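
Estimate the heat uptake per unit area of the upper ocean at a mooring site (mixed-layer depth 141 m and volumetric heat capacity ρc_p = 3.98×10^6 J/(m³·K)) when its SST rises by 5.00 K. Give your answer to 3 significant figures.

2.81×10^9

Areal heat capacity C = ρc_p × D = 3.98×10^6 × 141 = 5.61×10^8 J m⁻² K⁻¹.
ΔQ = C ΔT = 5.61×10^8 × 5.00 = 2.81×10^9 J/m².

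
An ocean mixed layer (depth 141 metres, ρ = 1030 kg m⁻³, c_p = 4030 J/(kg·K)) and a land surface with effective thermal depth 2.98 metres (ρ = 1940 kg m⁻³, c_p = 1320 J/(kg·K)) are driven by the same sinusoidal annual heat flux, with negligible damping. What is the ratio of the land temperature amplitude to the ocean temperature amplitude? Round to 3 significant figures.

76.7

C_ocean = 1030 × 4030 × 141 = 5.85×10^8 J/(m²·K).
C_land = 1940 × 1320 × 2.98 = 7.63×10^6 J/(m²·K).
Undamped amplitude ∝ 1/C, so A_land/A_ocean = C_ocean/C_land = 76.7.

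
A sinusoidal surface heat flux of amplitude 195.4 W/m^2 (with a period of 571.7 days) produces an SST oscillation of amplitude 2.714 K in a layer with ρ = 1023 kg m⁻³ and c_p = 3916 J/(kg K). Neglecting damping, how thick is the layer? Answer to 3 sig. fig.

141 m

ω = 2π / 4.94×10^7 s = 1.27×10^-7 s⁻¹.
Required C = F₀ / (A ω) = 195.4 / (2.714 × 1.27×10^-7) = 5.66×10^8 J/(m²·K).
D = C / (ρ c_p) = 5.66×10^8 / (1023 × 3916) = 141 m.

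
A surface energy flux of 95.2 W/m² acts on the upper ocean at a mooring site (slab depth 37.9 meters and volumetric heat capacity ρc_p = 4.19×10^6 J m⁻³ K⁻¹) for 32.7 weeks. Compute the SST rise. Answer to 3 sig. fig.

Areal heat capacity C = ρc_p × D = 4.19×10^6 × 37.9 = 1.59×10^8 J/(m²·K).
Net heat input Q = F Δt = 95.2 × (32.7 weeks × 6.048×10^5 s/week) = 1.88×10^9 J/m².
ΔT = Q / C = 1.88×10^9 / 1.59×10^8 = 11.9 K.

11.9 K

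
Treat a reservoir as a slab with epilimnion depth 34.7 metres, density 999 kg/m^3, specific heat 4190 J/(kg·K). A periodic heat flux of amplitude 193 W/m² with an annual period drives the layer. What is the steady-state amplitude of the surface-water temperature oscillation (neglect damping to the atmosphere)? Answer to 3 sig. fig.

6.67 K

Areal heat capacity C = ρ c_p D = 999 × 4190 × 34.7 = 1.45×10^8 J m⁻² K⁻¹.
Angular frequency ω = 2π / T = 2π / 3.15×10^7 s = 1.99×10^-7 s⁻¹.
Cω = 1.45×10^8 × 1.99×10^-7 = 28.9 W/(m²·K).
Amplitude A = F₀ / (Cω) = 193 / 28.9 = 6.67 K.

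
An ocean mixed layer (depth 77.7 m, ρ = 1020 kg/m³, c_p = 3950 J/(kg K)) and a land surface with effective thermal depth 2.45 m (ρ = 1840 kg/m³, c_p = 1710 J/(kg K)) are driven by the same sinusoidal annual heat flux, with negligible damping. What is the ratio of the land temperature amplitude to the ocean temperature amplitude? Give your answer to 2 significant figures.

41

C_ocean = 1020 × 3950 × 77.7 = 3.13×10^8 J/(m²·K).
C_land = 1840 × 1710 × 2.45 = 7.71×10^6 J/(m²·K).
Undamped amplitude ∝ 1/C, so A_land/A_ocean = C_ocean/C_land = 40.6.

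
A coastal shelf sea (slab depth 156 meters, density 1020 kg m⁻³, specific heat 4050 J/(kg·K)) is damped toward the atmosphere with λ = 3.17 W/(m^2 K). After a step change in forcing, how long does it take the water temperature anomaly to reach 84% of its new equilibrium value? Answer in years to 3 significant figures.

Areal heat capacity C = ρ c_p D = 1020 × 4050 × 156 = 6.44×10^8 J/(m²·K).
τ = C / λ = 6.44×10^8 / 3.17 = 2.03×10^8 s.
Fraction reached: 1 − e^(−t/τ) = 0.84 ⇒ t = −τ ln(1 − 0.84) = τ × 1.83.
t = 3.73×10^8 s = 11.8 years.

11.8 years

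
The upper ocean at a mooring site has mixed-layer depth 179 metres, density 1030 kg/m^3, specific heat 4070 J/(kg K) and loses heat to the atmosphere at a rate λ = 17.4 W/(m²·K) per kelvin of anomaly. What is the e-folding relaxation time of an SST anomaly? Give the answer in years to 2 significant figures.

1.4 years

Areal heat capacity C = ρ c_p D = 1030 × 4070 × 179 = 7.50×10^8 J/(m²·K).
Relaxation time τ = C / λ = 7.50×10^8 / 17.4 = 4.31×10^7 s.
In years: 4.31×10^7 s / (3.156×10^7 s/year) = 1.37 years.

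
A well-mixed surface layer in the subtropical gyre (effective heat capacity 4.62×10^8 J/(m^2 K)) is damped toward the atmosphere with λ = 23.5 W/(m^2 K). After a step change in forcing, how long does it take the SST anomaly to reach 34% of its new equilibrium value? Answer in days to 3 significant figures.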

* * *

§ **PROBLEM TO SOLVE**: Your reply should consist only of the lines running from the line with "The upper ocean at a mooring site has" to the end of the listing, retyped exactly.

§ **WRITTEN REPLY**:
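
The upper ocean at a mooring site has mixed-layer depth 179 metres, density 1030 kg/m^3, specific heat 4070 J/(kg K) and loses heat to the atmosphere at a rate λ = 17.4 W/(m²·K) per kelvin of anomaly. What is the e-folding relaxation time of an SST anomaly? Give the answer in years to 2 significant figures.

1.4 years

Areal heat capacity C = ρ c_p D = 1030 × 4070 × 179 = 7.50×10^8 J/(m²·K).
Relaxation time τ = C / λ = 7.50×10^8 / 17.4 = 4.31×10^7 s.
In years: 4.31×10^7 s / (3.156×10^7 s/year) = 1.37 years.

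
A well-mixed surface layer in the subtropical gyre (effective heat capacity 4.62×10^8 J/(m^2 K)) is damped toward the atmosphere with λ = 23.5 W/(m^2 K). After a step change in forcing, how long does it take the SST anomaly to reach 34% of its new equilibrium value? Answer in days to 3 significant figures.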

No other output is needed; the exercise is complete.